* [Exercise aim]:
Every line of the data needs to be returned exactly.

[Start of section]

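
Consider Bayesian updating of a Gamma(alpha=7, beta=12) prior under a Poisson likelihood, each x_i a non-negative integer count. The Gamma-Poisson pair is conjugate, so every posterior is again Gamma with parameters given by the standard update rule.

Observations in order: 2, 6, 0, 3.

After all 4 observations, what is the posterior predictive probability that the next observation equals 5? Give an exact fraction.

obs 1: x=2 → posterior Gamma(9, 13)
obs 2: x=6 → posterior Gamma(15, 14)
obs 3: x=0 → posterior Gamma(15, 15)
obs 4: x=3 → posterior Gamma(18, 16)

124358798959889237057470464/19967568900859523802559065713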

[End of section]

* [Solution for this task]:
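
Consider Bayesian updating of a Gamma(alpha=7, beta=12) prior under a Poisson likelihood, each x_i a non-negative integer count. The Gamma-Poisson pair is conjugate, so every posterior is again Gamma with parameters given by the standard update rule.

Observations in order: 2, 6, 0, 3.

After all 4 observations, what is the posterior predictive probability that the next observation equals 5? Give an exact fraction.

obs 1: x=2 → posterior Gamma(9, 13)
obs 2: x=6 → posterior Gamma(15, 14)
obs 3: x=0 → posterior Gamma(15, 15)
obs 4: x=3 → posterior Gamma(18, 16)

124358798959889237057470464/19967568900859523802559065713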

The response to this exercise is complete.